Records excerpted from a collection
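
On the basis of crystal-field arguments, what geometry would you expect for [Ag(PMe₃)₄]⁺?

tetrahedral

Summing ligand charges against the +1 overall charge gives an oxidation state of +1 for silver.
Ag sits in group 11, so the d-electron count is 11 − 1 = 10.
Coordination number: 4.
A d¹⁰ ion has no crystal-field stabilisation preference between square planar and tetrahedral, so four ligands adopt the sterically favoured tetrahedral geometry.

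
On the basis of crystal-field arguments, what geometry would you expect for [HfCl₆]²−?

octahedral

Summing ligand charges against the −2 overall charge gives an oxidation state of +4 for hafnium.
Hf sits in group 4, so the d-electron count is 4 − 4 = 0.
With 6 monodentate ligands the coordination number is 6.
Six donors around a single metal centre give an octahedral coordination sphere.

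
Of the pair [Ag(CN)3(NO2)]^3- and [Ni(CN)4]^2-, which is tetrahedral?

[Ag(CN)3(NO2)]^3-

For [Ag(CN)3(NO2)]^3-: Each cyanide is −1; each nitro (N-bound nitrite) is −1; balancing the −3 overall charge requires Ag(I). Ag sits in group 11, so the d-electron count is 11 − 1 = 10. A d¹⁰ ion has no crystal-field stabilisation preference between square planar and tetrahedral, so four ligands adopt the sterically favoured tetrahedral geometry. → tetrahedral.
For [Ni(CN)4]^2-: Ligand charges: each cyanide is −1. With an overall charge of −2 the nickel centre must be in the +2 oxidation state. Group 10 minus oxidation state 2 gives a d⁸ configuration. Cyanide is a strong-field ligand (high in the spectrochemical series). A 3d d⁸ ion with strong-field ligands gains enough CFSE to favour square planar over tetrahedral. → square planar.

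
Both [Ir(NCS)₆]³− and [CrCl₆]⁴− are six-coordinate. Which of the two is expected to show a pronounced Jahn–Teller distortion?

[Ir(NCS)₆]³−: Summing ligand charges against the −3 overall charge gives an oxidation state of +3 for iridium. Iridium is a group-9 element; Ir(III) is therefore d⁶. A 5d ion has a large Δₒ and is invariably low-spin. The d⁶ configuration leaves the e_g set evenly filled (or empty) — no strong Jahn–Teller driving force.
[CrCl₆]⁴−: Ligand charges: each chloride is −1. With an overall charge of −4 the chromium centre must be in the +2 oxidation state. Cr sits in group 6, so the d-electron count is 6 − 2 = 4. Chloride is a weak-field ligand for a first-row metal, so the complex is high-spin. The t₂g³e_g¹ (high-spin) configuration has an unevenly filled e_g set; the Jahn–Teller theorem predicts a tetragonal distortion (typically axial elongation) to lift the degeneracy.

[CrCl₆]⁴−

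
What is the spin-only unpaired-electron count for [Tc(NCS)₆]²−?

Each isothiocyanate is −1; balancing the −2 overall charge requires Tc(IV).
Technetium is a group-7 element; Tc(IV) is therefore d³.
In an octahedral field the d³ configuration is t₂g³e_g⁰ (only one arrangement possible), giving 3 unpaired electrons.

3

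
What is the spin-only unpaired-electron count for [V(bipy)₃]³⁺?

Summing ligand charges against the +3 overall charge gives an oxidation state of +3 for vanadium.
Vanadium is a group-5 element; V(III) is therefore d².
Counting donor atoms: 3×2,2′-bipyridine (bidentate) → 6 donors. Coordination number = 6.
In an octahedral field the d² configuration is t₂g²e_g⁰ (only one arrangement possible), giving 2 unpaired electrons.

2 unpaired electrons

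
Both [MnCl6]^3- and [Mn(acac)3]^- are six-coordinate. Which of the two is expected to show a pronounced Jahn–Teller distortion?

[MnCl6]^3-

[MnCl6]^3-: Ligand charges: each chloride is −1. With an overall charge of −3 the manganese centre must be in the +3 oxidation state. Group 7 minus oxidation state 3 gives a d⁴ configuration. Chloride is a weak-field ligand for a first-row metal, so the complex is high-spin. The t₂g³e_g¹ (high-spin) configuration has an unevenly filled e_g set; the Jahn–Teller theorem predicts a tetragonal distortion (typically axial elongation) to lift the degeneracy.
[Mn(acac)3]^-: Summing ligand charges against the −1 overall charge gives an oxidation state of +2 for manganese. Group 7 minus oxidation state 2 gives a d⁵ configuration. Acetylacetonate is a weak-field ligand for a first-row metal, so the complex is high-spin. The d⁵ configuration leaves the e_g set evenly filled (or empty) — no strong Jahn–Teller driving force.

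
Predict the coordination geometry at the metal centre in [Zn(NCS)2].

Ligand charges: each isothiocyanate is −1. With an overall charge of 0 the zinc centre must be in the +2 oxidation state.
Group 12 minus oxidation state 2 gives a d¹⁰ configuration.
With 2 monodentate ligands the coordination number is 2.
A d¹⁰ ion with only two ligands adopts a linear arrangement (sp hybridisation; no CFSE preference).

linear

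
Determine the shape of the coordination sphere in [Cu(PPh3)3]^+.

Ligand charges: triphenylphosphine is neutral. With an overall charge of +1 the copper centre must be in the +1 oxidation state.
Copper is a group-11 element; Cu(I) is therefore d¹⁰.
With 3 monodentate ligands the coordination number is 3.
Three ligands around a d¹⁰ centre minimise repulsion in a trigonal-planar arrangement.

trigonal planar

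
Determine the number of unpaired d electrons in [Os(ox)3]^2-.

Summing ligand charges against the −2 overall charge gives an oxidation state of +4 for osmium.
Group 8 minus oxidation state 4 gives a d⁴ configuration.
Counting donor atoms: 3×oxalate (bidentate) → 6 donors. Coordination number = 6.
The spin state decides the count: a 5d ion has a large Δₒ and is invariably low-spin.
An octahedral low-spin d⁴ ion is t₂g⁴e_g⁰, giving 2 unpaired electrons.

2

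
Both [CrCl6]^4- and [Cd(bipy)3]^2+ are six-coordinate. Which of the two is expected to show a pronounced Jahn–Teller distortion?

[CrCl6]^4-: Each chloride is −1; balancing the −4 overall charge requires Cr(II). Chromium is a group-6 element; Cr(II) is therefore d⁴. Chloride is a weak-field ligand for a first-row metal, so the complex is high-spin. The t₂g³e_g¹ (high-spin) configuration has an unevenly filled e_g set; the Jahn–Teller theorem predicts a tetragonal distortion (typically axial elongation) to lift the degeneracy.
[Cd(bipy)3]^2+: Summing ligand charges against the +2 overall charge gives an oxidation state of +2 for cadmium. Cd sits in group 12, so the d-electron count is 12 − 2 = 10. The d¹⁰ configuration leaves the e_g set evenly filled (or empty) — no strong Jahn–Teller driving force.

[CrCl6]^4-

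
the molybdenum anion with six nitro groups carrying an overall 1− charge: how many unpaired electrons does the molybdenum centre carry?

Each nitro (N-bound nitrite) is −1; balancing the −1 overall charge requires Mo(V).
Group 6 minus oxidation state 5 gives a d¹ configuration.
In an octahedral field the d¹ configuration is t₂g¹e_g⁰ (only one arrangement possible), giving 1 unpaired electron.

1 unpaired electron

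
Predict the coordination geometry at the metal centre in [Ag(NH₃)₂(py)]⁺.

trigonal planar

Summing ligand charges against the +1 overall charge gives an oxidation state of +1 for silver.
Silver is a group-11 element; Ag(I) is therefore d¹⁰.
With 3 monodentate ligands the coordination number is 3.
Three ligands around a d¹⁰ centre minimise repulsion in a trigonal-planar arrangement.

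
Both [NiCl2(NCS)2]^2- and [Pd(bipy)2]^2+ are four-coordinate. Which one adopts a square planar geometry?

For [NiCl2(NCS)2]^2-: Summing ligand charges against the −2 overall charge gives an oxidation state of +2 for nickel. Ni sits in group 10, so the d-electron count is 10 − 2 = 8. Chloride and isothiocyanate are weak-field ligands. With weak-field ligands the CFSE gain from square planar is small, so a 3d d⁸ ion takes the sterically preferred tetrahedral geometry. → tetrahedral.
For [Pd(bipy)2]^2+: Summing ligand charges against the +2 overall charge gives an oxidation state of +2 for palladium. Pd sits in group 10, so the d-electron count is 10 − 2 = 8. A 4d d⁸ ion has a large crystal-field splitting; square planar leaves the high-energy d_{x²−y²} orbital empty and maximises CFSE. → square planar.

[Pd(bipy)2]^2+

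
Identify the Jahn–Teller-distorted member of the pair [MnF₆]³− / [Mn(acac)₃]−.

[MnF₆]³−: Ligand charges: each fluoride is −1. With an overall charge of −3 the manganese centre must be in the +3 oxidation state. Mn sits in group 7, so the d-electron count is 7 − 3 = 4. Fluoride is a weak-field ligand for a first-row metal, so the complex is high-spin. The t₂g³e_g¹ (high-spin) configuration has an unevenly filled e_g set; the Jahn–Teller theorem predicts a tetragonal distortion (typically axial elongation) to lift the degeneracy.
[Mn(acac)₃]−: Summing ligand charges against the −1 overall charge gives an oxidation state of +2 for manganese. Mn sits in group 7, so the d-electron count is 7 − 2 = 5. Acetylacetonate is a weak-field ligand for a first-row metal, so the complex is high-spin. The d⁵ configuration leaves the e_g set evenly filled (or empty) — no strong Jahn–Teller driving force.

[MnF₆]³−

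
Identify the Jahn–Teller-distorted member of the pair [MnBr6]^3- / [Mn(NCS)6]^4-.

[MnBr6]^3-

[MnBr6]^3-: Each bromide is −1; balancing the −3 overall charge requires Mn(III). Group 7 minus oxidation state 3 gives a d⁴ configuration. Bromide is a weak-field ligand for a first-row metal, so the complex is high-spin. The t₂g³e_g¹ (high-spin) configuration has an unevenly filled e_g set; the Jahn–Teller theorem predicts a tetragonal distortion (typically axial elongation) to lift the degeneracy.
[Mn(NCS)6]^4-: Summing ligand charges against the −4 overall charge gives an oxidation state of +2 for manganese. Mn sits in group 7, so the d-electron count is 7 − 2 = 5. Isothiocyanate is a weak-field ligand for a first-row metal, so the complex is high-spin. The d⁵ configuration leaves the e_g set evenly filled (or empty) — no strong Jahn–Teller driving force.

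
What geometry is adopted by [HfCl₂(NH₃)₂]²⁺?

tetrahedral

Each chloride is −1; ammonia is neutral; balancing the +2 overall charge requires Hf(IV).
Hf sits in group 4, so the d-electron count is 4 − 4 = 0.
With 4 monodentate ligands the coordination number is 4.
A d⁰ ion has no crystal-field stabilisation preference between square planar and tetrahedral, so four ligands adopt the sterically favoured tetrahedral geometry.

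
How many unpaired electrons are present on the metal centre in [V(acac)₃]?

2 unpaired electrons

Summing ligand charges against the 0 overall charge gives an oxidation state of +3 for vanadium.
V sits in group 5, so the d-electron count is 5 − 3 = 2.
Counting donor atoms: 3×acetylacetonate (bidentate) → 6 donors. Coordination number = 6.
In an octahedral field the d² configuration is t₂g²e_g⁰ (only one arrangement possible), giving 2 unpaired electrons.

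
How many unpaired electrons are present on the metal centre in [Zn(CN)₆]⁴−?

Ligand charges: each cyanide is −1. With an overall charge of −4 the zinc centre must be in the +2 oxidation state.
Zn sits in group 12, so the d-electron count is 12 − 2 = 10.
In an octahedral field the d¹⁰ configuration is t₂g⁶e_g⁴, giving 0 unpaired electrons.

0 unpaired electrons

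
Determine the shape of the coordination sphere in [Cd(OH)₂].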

Work instructions: Find the line containing "centre in [Zn(CN)₆]⁴−?", then output it and every line after it to the end of the data, exactly.

Answer to the exercise:
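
How many unpaired electrons are present on the metal centre in [Zn(CN)₆]⁴−?

Ligand charges: each cyanide is −1. With an overall charge of −4 the zinc centre must be in the +2 oxidation state.
Zn sits in group 12, so the d-electron count is 12 − 2 = 10.
In an octahedral field the d¹⁰ configuration is t₂g⁶e_g⁴, giving 0 unpaired electrons.

0 unpaired electrons

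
Determine the shape of the coordination sphere in [Cd(OH)₂].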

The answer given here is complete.